- Work to be completed: A single figure is required: the number of lines in the data below that hold the word "involving".

↓

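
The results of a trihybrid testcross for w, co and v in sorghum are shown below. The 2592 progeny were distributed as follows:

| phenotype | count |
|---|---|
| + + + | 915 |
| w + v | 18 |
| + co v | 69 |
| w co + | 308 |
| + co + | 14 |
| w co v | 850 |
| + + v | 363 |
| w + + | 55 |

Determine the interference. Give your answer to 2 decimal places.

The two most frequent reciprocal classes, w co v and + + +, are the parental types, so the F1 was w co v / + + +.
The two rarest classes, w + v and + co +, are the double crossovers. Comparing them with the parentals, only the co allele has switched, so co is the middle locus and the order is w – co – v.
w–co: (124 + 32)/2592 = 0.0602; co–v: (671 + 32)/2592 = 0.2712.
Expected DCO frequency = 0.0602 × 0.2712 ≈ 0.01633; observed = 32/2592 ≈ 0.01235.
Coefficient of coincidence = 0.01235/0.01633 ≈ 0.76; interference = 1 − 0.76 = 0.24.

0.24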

↑
↓

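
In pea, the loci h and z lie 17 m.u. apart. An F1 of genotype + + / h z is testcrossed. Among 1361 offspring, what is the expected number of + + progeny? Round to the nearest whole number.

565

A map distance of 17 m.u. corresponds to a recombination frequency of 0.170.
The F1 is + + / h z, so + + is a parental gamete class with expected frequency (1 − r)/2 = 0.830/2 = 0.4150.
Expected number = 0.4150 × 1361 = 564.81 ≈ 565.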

↑
↓

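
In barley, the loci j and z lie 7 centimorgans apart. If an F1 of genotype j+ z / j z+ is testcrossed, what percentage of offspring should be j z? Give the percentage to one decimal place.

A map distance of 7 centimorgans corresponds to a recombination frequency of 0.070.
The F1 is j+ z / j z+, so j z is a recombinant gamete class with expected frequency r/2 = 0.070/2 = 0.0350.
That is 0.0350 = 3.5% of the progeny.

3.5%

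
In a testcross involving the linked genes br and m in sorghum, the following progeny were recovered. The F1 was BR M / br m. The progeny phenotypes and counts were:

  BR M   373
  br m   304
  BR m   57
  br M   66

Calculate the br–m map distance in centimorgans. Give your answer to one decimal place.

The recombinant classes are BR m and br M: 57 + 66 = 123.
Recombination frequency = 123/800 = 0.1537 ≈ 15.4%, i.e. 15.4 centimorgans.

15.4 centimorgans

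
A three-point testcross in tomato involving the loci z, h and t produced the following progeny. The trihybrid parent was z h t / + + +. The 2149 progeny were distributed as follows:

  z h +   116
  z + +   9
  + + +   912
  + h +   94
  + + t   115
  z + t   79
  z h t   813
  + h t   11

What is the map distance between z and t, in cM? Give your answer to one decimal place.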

↑

- Final answer: 2